>>>

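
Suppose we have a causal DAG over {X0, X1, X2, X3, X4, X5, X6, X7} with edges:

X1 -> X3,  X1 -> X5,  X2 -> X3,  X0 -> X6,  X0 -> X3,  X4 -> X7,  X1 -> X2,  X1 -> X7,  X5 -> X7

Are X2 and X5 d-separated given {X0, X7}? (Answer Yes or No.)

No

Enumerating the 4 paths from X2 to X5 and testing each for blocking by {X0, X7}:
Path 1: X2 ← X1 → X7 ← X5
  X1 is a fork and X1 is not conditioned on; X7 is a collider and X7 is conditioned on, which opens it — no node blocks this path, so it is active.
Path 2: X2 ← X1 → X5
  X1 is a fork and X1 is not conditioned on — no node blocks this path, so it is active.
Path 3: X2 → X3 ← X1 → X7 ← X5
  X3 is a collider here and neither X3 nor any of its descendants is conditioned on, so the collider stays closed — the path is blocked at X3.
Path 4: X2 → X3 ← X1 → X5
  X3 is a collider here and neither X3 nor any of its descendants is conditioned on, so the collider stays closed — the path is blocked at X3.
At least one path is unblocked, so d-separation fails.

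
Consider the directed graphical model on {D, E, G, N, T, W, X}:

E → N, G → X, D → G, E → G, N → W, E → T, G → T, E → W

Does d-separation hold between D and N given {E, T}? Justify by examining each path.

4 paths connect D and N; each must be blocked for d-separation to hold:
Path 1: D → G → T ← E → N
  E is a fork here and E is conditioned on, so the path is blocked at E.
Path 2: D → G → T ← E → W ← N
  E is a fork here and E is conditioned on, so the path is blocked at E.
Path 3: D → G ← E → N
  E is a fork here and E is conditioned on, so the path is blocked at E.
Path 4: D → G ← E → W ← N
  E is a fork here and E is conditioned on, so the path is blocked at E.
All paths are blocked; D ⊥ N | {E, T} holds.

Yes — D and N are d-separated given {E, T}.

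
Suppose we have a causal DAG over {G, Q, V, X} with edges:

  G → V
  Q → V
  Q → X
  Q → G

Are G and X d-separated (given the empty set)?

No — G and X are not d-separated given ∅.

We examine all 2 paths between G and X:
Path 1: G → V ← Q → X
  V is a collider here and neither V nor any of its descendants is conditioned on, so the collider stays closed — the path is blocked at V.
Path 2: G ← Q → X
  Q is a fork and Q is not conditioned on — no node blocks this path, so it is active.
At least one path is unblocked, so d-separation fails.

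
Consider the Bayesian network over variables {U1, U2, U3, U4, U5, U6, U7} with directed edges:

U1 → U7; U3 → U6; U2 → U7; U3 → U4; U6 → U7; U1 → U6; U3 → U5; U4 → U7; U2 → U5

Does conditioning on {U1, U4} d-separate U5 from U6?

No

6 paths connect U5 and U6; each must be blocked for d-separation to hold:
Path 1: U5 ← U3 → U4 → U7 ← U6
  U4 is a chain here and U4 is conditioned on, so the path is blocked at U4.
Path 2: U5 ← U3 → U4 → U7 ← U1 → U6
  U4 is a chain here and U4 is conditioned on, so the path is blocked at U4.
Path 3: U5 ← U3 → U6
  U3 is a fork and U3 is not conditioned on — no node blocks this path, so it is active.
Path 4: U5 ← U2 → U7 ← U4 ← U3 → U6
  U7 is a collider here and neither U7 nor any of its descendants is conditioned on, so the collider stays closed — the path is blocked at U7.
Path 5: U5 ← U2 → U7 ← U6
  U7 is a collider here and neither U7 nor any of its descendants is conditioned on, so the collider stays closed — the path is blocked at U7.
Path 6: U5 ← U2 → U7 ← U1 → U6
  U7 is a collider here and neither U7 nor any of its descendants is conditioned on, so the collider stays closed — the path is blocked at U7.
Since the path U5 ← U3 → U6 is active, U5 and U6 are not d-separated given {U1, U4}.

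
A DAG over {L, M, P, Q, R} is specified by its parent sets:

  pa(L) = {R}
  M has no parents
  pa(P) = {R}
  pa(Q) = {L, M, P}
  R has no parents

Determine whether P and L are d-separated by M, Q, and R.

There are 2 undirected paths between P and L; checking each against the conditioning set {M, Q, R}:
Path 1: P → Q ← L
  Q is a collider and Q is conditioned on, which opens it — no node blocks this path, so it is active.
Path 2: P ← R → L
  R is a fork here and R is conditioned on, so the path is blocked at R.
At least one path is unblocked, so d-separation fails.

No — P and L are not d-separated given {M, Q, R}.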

<<<

▸ Exercise objective: Reproduce only what lies between the start of the listing above and the end of the line containing "E → N, G → X, D", keeping every line exact.

▸ Output below:
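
Suppose we have a causal DAG over {X0, X1, X2, X3, X4, X5, X6, X7} with edges:

X1 -> X3,  X1 -> X5,  X2 -> X3,  X0 -> X6,  X0 -> X3,  X4 -> X7,  X1 -> X2,  X1 -> X7,  X5 -> X7

Are X2 and X5 d-separated given {X0, X7}? (Answer Yes or No.)

No

Enumerating the 4 paths from X2 to X5 and testing each for blocking by {X0, X7}:
Path 1: X2 ← X1 → X7 ← X5
  X1 is a fork and X1 is not conditioned on; X7 is a collider and X7 is conditioned on, which opens it — no node blocks this path, so it is active.
Path 2: X2 ← X1 → X5
  X1 is a fork and X1 is not conditioned on — no node blocks this path, so it is active.
Path 3: X2 → X3 ← X1 → X7 ← X5
  X3 is a collider here and neither X3 nor any of its descendants is conditioned on, so the collider stays closed — the path is blocked at X3.
Path 4: X2 → X3 ← X1 → X5
  X3 is a collider here and neither X3 nor any of its descendants is conditioned on, so the collider stays closed — the path is blocked at X3.
At least one path is unblocked, so d-separation fails.

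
Consider the directed graphical model on {D, E, G, N, T, W, X}:

E → N, G → X, D → G, E → G, N → W, E → T, G → T, E → W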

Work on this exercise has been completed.